• [Requirement]
Every entry below is to be copied exactly as written.
Segment Start: Supplied data
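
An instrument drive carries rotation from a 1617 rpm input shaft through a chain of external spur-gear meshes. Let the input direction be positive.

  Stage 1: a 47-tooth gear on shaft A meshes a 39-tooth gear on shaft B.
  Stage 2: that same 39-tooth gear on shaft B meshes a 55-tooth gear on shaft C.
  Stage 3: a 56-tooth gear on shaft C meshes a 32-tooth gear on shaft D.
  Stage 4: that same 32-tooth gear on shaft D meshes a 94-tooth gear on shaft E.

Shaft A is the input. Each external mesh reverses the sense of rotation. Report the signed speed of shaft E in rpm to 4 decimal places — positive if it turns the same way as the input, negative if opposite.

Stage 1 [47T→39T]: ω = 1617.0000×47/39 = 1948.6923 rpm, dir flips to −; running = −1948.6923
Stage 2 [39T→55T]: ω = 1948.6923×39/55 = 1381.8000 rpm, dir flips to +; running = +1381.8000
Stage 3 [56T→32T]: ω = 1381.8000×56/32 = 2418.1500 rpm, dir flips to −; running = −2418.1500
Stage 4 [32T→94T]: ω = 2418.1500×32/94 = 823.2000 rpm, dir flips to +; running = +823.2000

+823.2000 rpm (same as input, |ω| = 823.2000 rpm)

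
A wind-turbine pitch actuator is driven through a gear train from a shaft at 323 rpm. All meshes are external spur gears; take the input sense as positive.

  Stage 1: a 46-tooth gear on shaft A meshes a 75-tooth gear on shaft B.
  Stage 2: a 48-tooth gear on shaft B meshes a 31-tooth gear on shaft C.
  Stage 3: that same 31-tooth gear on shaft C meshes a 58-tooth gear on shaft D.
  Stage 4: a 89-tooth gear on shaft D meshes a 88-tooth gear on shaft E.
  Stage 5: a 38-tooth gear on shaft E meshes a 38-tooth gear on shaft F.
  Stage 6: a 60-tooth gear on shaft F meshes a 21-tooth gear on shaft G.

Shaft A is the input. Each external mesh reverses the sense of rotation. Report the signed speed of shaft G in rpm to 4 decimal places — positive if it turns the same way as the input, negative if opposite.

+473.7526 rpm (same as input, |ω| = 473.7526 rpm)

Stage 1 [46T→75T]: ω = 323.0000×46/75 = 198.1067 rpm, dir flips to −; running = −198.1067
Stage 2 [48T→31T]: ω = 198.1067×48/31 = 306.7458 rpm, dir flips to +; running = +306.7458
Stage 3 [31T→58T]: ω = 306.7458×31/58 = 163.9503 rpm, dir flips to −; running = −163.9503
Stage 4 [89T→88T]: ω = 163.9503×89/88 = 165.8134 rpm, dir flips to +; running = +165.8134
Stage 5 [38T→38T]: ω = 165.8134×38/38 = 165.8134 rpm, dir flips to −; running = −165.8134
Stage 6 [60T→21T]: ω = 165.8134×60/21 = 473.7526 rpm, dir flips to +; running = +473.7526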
Segment End: Supplied data
• [Solution to the problem]
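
An instrument drive carries rotation from a 1617 rpm input shaft through a chain of external spur-gear meshes. Let the input direction be positive.

  Stage 1: a 47-tooth gear on shaft A meshes a 39-tooth gear on shaft B.
  Stage 2: that same 39-tooth gear on shaft B meshes a 55-tooth gear on shaft C.
  Stage 3: a 56-tooth gear on shaft C meshes a 32-tooth gear on shaft D.
  Stage 4: that same 32-tooth gear on shaft D meshes a 94-tooth gear on shaft E.

Shaft A is the input. Each external mesh reverses the sense of rotation. Report the signed speed of shaft E in rpm to 4 decimal places — positive if it turns the same way as the input, negative if opposite.

Stage 1 [47T→39T]: ω = 1617.0000×47/39 = 1948.6923 rpm, dir flips to −; running = −1948.6923
Stage 2 [39T→55T]: ω = 1948.6923×39/55 = 1381.8000 rpm, dir flips to +; running = +1381.8000
Stage 3 [56T→32T]: ω = 1381.8000×56/32 = 2418.1500 rpm, dir flips to −; running = −2418.1500
Stage 4 [32T→94T]: ω = 2418.1500×32/94 = 823.2000 rpm, dir flips to +; running = +823.2000

+823.2000 rpm (same as input, |ω| = 823.2000 rpm)

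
A wind-turbine pitch actuator is driven through a gear train from a shaft at 323 rpm. All meshes are external spur gears; take the input sense as positive.

  Stage 1: a 46-tooth gear on shaft A meshes a 75-tooth gear on shaft B.
  Stage 2: a 48-tooth gear on shaft B meshes a 31-tooth gear on shaft C.
  Stage 3: that same 31-tooth gear on shaft C meshes a 58-tooth gear on shaft D.
  Stage 4: a 89-tooth gear on shaft D meshes a 88-tooth gear on shaft E.
  Stage 5: a 38-tooth gear on shaft E meshes a 38-tooth gear on shaft F.
  Stage 6: a 60-tooth gear on shaft F meshes a 21-tooth gear on shaft G.

Shaft A is the input. Each external mesh reverses the sense of rotation. Report the signed speed of shaft G in rpm to 4 decimal places — positive if it turns the same way as the input, negative if opposite.

+473.7526 rpm (same as input, |ω| = 473.7526 rpm)

Stage 1 [46T→75T]: ω = 323.0000×46/75 = 198.1067 rpm, dir flips to −; running = −198.1067
Stage 2 [48T→31T]: ω = 198.1067×48/31 = 306.7458 rpm, dir flips to +; running = +306.7458
Stage 3 [31T→58T]: ω = 306.7458×31/58 = 163.9503 rpm, dir flips to −; running = −163.9503
Stage 4 [89T→88T]: ω = 163.9503×89/88 = 165.8134 rpm, dir flips to +; running = +165.8134
Stage 5 [38T→38T]: ω = 165.8134×38/38 = 165.8134 rpm, dir flips to −; running = −165.8134
Stage 6 [60T→21T]: ω = 165.8134×60/21 = 473.7526 rpm, dir flips to +; running = +473.7526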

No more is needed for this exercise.